## Task description
Scan the records for the line containing "Compare these rainfall"; extract it and all later lines, verbatim, through the end, and nothing before it.

## Supplied material
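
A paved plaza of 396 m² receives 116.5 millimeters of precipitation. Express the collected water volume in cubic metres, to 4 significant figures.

46.13 cubic metres

1 mm over 1 m² is 1 L, so volume = 116.5 × 396 = 46134 L = 46.13 m³.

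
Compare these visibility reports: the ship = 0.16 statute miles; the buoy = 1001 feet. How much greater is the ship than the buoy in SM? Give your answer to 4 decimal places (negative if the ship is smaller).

-0.0296 SM

the buoy: 1001 ft = 0.189583 SM.
Difference: 0.160000 − 0.189583 = -0.0296 SM.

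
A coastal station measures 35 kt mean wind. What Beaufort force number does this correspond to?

Beaufort force 8

35 kt lies in the Beaufort 8 band (gale, 34–40 kt).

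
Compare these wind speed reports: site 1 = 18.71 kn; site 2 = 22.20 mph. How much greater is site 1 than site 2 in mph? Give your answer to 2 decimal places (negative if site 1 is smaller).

site 1: 18.71 kt = 21.5311 mph.
Difference: 21.5311 − 22.2000 = -0.67 mph.

-0.67 mph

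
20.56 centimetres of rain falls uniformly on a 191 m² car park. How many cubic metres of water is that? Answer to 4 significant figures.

Depth: 20.56 cm × 10 = 205.6 mm.
1 mm over 1 m² is 1 L, so volume = 205.6 × 191 = 39269.6 L = 39.27 m³.

39.27 cubic metres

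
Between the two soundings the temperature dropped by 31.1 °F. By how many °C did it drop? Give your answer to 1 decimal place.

17.3 °C

Converting a difference, only the 9/5 scale factor applies: Δ°C = 31.1 × 0.5556 = 17.3 °C.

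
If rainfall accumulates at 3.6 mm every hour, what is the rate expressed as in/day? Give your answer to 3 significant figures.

3.6 mm/hour × 0.0393701 in/mm × 24 hour/day = 3.40 in/day.

3.40 in/day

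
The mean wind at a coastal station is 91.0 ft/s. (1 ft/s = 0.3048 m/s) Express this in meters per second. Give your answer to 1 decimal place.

27.7 m/s

1 ft/s = 0.3048 m/s, so 91.0 × 0.3048 = 27.7 m/s.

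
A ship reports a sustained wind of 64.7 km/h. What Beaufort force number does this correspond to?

64.7 km/h = 18.0 m/s, which is Beaufort 8 (gale, 17.2–20.7 m/s).

Beaufort force 8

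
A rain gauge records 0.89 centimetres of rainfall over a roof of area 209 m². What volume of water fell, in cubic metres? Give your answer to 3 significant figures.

1.86 cubic metres

Depth: 0.89 cm × 10 = 8.9 mm.
1 mm over 1 m² is 1 L, so volume = 8.9 × 209 = 1860.1 L = 1.86 m³.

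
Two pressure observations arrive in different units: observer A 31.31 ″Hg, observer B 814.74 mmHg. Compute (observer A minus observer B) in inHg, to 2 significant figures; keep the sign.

observer B: 814.74 mmHg = 32.0764 inHg.
Difference: 31.3100 − 32.0764 = -0.77 inHg.

-0.77 inHg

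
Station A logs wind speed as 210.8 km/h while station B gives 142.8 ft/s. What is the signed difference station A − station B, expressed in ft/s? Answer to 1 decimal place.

station A: 210.8 km/h = 192.111 ft/s.
Difference: 192.111 − 142.800 = 49.3 ft/s.

49.3 ft/s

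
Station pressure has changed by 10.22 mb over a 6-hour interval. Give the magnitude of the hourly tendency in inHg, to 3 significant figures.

0.0503 inHg per hour

10.22 mb / 6 h × 0.02953 inHg/mb = 0.0503 inHg/h.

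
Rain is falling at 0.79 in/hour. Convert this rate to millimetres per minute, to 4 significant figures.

0.3344 mm/minute

0.79 in/hour × 25.4 mm/in × 0.0166667 hour/minute = 0.3344 mm/minute.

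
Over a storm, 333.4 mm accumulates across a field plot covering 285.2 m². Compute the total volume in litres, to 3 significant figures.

95100 litres

1 mm over 1 m² is 1 L, so volume = 333.4 × 285.2 = 95085.68 L ≈ 95100 L.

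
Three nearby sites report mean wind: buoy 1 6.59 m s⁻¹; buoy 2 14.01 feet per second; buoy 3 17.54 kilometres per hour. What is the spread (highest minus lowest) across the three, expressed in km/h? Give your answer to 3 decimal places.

8.351 km/h

buoy 1: 6.59 m/s = 23.72400 km/h.
buoy 2: 14.01 ft/s = 15.37289 km/h.
Spread: 23.72400 − 15.37289 = 8.351 km/h.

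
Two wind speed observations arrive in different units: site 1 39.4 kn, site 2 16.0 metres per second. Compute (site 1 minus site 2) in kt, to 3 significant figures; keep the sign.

site 2: 16.0 m/s = 31.1015 kt.
Difference: 39.4000 − 31.1015 = 8.30 kt.

8.30 kt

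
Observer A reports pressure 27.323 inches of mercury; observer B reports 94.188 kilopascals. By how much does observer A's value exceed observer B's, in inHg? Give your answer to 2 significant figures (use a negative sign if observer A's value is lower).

-0.49 inHg

observer B: 94.188 kPa = 27.8137 inHg.
Difference: 27.3230 − 27.8137 = -0.49 inHg.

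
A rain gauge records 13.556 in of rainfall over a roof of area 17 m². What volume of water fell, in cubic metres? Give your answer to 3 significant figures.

5.85 cubic metres

Depth: 13.556 in × 25.4 = 344.3224 mm.
1 mm over 1 m² is 1 L, so volume = 344.3224 × 17 = 5853.4808 L = 5.85 m³.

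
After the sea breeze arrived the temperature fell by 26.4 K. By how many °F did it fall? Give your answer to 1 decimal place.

47.5 °F

A change of 1 °C equals a change of 1.8 °F: Δ°F = 26.4 × 1.8 = 47.5 °F.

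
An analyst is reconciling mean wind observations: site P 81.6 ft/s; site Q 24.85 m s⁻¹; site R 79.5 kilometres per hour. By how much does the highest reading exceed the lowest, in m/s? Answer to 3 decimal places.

site P: 81.6 ft/s = 24.87168 m/s.
site R: 79.5 km/h = 22.08333 m/s.
Spread: 24.87168 − 22.08333 = 2.788 m/s.

2.788 m/s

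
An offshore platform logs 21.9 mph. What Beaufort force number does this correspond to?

21.9 mph = 9.8 m/s, which is Beaufort 5 (fresh breeze, 8.0–10.7 m/s).

Beaufort force 5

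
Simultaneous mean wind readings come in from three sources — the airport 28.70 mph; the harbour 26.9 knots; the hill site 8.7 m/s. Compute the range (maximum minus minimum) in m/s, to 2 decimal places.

the airport: 28.70 mph = 12.8300 m/s.
the harbour: 26.9 kt = 13.8386 m/s.
Spread: 13.8386 − 8.7000 = 5.14 m/s.

5.14 m/s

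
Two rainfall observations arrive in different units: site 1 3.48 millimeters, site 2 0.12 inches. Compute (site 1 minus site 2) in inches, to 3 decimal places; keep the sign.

0.017 in

site 1: 3.48 mm = 0.13701 in.
Difference: 0.13701 − 0.12000 = 0.017 in.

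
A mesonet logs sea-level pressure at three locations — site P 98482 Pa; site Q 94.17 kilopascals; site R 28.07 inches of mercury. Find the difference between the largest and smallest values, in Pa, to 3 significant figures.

site Q: 94.17 kPa = 94170.00 Pa.
site R: 28.07 inHg = 95055.94 Pa.
Spread: 98482.00 − 94170.00 = 4310 Pa.

4310 Pa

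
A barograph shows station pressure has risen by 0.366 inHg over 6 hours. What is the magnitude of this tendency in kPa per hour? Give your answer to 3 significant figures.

0.366 inHg / 6 h × 3.38639 kPa/inHg = 0.207 kPa/h.

0.207 kPa per hour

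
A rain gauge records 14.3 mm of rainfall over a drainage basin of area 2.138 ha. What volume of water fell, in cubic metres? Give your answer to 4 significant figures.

Area: 2.138 ha = 21380 m².
1 mm over 1 m² is 1 L, so volume = 14.3 × 21380 = 305734 L = 305.7 m³.

305.7 cubic metres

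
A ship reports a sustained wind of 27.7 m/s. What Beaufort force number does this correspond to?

27.7 m/s lies in the Beaufort 10 band (storm, 24.5–28.4 m/s).

Beaufort force 10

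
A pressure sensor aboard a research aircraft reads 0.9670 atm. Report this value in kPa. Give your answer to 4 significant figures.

97.98 kPa

1 atm = 101.325 kPa, so 0.9670 × 101.325 = 97.98 kPa.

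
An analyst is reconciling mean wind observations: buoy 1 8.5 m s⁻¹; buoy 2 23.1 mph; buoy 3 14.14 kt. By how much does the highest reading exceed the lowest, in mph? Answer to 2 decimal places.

6.83 mph

buoy 1: 8.5 m/s = 19.0140 mph.
buoy 3: 14.14 kt = 16.2720 mph.
Spread: 23.1000 − 16.2720 = 6.83 mph.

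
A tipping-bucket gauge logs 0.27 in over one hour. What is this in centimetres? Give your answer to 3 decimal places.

1 in = 2.54 cm, so 0.27 × 2.54 = 0.686 cm.

0.686 cm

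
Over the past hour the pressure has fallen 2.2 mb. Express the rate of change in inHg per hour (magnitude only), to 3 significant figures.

2.2 mb / 1 h × 0.02953 inHg/mb = 0.0650 inHg/h.

0.0650 inHg per hour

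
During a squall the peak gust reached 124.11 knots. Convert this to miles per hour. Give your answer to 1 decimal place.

142.8 mph

1 kt = 1.15078 mph, so 124.11 × 1.15078 = 142.8 mph.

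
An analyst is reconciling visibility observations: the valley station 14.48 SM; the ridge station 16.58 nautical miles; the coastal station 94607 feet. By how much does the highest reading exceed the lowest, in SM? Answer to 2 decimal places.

the ridge station: 16.58 nmi = 19.0799 SM.
the coastal station: 94607 ft = 17.9180 SM.
Spread: 19.0799 − 14.4800 = 4.60 SM.

4.60 SM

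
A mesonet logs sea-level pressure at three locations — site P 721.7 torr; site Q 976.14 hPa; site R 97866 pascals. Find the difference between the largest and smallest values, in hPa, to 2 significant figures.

site P: 721.7 mmHg = 962.19 hPa.
site R: 97866 Pa = 978.66 hPa.
Spread: 978.66 − 962.19 = 16 hPa.

16 hPa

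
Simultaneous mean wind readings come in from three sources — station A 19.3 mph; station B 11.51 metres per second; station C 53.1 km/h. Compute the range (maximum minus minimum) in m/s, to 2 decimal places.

6.12 m/s

station A: 19.3 mph = 8.6279 m/s.
station C: 53.1 km/h = 14.7500 m/s.
Spread: 14.7500 − 8.6279 = 6.12 m/s.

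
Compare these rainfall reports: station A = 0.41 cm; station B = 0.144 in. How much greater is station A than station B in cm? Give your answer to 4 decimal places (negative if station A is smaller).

station B: 0.144 in = 0.365760 cm.
Difference: 0.410000 − 0.365760 = 0.0442 cm.

0.0442 cm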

## Written solution
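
Compare these rainfall reports: station A = 0.41 cm; station B = 0.144 in. How much greater is station A than station B in cm? Give your answer to 4 decimal places (negative if station A is smaller).

station B: 0.144 in = 0.365760 cm.
Difference: 0.410000 − 0.365760 = 0.0442 cm.

0.0442 cm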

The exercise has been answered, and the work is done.